About this task:
What do the entries below say? Restate them word for word.
(Input for this task begins)
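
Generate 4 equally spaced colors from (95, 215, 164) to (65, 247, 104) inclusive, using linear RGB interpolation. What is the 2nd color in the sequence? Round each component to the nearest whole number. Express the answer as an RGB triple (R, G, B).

(85, 226, 144)

With 4 swatches and endpoints inclusive, swatch 2 sits at t = (2 − 1)/(4 − 1) = 1/3 ≈ 0.3333.
R = 95 + 0.3333 × (65 − 95) = 85.001 → 85
G = 215 + 0.3333 × (247 − 215) = 225.666 → 226
B = 164 + 0.3333 × (104 − 164) = 144.002 → 144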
(Input for this task ends)
Answer section:
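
Generate 4 equally spaced colors from (95, 215, 164) to (65, 247, 104) inclusive, using linear RGB interpolation. What is the 2nd color in the sequence? Round each component to the nearest whole number. Express the answer as an RGB triple (R, G, B).

(85, 226, 144)

With 4 swatches and endpoints inclusive, swatch 2 sits at t = (2 − 1)/(4 − 1) = 1/3 ≈ 0.3333.
R = 95 + 0.3333 × (65 − 95) = 85.001 → 85
G = 215 + 0.3333 × (247 − 215) = 225.666 → 226
B = 164 + 0.3333 × (104 − 164) = 144.002 → 144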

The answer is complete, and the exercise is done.